Stored data:
=== Begin Enclosure ===

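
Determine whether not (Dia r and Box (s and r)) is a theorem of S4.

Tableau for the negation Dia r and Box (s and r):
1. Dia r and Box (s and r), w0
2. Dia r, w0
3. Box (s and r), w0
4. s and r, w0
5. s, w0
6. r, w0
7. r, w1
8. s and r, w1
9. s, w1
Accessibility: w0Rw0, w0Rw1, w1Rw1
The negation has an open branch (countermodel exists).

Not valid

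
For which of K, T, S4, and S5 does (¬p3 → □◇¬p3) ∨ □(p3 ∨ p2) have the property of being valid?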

=== End Enclosure ===
=== Begin Enclosure ===

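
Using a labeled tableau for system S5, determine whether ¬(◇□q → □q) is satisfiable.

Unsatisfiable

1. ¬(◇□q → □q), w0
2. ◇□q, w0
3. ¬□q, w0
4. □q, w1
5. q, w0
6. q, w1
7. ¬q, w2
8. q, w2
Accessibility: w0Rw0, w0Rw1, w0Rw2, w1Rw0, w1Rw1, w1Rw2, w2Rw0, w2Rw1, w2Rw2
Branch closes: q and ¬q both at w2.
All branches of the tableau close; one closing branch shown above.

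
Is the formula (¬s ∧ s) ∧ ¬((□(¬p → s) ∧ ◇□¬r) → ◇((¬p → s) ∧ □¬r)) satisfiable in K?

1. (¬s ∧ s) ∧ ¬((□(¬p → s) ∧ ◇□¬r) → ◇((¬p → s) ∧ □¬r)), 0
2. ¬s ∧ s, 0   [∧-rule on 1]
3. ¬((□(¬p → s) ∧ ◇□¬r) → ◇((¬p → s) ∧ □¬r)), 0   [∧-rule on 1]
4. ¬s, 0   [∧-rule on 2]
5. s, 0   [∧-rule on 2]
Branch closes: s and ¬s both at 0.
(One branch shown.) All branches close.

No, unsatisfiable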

=== End Enclosure ===
=== Begin Enclosure ===

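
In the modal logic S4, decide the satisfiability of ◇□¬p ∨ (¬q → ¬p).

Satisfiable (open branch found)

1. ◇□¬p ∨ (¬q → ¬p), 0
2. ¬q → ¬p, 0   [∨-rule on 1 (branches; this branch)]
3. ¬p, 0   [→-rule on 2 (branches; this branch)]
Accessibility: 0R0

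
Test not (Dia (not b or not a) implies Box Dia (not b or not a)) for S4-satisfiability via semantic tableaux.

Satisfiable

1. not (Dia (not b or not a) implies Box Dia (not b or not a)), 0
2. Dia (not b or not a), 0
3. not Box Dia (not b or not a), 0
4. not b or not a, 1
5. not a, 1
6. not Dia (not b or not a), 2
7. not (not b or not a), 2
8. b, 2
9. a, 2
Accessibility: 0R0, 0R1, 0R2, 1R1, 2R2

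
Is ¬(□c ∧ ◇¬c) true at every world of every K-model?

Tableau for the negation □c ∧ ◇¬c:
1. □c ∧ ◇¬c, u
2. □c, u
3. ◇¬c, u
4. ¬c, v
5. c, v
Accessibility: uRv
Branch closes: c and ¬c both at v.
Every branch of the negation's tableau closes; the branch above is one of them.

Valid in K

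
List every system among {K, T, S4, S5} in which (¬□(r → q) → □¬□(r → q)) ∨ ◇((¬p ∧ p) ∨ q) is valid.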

=== End Enclosure ===

> _What to produce_
In the records above, the line with "Determine whether not" marks the start and the line with "For which of" marks the end; copy that stretch exactly, both lines included, and nothing else.

> _Worked solution_
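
Determine whether not (Dia r and Box (s and r)) is a theorem of S4.

Tableau for the negation Dia r and Box (s and r):
1. Dia r and Box (s and r), w0
2. Dia r, w0
3. Box (s and r), w0
4. s and r, w0
5. s, w0
6. r, w0
7. r, w1
8. s and r, w1
9. s, w1
Accessibility: w0Rw0, w0Rw1, w1Rw1
The negation has an open branch (countermodel exists).

Not valid

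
For which of K, T, S4, and S5 does (¬p3 → □◇¬p3) ∨ □(p3 ∨ p2) have the property of being valid?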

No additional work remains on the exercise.